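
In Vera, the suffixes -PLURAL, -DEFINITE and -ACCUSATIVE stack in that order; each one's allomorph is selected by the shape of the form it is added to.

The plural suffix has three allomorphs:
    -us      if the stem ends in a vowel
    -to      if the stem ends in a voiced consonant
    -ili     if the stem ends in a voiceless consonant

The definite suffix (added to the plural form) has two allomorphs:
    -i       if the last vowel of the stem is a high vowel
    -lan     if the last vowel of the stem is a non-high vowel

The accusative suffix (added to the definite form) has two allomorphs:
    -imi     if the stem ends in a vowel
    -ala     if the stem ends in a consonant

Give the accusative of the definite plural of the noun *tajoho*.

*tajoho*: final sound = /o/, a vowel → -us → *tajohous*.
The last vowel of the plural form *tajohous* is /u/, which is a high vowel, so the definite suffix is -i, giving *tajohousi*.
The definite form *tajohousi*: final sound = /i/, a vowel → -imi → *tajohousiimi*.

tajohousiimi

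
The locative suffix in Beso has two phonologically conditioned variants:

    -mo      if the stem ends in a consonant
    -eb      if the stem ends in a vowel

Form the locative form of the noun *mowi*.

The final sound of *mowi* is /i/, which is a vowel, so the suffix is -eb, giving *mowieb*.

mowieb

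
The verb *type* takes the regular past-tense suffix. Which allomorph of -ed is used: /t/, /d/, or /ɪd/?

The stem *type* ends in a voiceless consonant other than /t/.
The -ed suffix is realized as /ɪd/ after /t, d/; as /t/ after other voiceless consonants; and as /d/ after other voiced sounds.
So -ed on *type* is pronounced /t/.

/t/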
======
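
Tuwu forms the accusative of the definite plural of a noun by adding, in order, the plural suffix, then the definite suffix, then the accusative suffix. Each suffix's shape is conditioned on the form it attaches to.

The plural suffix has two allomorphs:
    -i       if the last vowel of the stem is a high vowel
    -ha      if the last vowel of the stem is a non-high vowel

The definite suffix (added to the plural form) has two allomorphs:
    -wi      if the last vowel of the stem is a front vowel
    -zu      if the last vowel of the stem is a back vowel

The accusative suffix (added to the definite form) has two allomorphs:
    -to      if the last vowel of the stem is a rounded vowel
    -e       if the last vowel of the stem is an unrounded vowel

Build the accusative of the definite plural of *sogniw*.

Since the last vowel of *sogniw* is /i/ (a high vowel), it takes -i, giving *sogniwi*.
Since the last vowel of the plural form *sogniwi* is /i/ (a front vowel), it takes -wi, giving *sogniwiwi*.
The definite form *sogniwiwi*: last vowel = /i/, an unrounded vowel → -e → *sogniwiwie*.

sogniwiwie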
======
WHAT IS BEING ASKED: Copy all lines in the listing above where the string "shape" appears.

YOUR SOLUTION:
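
In Vera, the suffixes -PLURAL, -DEFINITE and -ACCUSATIVE stack in that order; each one's allomorph is selected by the shape of the form it is added to.
Tuwu forms the accusative of the definite plural of a noun by adding, in order, the plural suffix, then the definite suffix, then the accusative suffix. Each suffix's shape is conditioned on the form it attaches to.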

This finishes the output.